EXERCISE PROMPT: When you reach the line with "Let a, b, c, d, e" in the data below, begin printing lines exactly, and stop once the line with "(15) a - e > -1" has been printed.

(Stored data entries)
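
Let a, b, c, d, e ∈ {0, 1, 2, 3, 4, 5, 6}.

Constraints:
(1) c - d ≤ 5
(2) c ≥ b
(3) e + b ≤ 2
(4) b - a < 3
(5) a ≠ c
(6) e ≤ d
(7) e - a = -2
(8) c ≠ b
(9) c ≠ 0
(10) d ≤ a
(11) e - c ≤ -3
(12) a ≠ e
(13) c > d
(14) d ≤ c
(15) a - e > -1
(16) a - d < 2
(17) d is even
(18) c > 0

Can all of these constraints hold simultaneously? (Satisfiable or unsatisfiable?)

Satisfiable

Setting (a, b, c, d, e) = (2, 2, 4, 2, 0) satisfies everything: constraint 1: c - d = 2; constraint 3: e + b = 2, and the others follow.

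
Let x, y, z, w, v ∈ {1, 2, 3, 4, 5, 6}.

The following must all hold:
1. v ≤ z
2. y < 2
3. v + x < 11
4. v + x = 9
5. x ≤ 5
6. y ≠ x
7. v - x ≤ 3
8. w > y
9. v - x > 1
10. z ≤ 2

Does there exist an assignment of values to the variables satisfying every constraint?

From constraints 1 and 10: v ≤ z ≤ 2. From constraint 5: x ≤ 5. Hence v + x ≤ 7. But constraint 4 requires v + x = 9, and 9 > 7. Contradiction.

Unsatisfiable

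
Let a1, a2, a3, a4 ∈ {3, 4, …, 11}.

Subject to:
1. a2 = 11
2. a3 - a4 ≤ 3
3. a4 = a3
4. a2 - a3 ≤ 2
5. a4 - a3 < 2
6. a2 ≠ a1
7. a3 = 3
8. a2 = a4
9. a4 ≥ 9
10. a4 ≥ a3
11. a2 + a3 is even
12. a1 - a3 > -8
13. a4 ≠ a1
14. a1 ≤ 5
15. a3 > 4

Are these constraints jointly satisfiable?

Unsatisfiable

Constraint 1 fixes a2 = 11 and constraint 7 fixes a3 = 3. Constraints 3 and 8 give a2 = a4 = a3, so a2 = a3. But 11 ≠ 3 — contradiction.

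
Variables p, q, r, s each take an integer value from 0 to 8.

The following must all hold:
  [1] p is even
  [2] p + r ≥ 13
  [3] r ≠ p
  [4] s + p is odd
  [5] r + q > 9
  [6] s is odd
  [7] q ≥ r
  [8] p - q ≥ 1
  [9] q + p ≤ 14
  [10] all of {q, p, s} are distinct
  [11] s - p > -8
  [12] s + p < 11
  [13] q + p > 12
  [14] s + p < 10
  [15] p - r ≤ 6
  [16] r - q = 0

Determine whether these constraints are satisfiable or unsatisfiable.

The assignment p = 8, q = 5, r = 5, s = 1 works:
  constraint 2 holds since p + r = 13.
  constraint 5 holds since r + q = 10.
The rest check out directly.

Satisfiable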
...
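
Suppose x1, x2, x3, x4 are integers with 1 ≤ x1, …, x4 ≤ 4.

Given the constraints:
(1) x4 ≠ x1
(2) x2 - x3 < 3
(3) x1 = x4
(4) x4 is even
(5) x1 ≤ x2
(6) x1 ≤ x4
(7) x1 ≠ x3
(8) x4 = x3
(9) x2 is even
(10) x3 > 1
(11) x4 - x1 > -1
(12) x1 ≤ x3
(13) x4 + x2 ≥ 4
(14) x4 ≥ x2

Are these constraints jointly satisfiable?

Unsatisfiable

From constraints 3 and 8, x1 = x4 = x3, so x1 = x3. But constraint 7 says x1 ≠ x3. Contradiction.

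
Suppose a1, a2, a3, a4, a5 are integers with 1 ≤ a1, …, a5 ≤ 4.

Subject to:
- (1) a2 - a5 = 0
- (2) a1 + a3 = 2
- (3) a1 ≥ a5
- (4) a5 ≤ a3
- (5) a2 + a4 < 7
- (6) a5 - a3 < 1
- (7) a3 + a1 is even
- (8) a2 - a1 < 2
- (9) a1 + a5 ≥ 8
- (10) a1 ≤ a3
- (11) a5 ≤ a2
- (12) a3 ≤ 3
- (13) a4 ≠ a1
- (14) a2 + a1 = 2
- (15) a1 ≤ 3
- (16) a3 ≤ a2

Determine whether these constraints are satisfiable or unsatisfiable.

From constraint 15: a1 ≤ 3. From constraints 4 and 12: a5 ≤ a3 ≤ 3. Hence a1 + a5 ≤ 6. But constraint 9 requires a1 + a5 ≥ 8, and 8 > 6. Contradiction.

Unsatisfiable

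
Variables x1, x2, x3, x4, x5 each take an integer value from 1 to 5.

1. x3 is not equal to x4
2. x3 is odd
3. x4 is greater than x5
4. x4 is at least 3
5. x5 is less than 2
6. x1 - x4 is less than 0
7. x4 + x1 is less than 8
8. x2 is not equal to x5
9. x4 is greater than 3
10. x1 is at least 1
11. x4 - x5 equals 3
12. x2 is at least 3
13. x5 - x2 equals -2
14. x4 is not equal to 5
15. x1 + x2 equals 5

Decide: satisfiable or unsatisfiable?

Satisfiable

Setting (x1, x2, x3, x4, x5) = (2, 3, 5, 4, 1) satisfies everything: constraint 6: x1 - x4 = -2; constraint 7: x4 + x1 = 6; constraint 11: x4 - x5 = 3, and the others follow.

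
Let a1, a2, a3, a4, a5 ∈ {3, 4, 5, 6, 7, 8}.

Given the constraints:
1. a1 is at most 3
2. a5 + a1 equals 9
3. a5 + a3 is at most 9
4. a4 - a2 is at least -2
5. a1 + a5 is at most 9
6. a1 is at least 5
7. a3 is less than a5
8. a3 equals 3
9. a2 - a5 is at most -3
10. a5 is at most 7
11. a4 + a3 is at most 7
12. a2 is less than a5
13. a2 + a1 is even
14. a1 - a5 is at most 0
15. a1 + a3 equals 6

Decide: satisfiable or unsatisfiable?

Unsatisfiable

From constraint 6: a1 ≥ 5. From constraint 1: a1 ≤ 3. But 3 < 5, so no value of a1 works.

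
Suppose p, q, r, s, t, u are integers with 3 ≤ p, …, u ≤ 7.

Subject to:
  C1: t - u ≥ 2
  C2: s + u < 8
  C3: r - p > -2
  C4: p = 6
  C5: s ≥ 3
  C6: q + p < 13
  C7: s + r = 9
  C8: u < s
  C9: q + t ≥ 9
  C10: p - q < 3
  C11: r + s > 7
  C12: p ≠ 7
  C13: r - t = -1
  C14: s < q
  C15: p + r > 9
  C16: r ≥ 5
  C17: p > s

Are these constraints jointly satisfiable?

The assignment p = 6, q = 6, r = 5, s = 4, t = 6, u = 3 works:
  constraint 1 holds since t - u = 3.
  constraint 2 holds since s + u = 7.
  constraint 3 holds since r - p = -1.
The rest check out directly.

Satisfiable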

OUTPUT FOR THIS EXERCISE:
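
Let a, b, c, d, e ∈ {0, 1, 2, 3, 4, 5, 6}.

Constraints:
(1) c - d ≤ 5
(2) c ≥ b
(3) e + b ≤ 2
(4) b - a < 3
(5) a ≠ c
(6) e ≤ d
(7) e - a = -2
(8) c ≠ b
(9) c ≠ 0
(10) d ≤ a
(11) e - c ≤ -3
(12) a ≠ e
(13) c > d
(14) d ≤ c
(15) a - e > -1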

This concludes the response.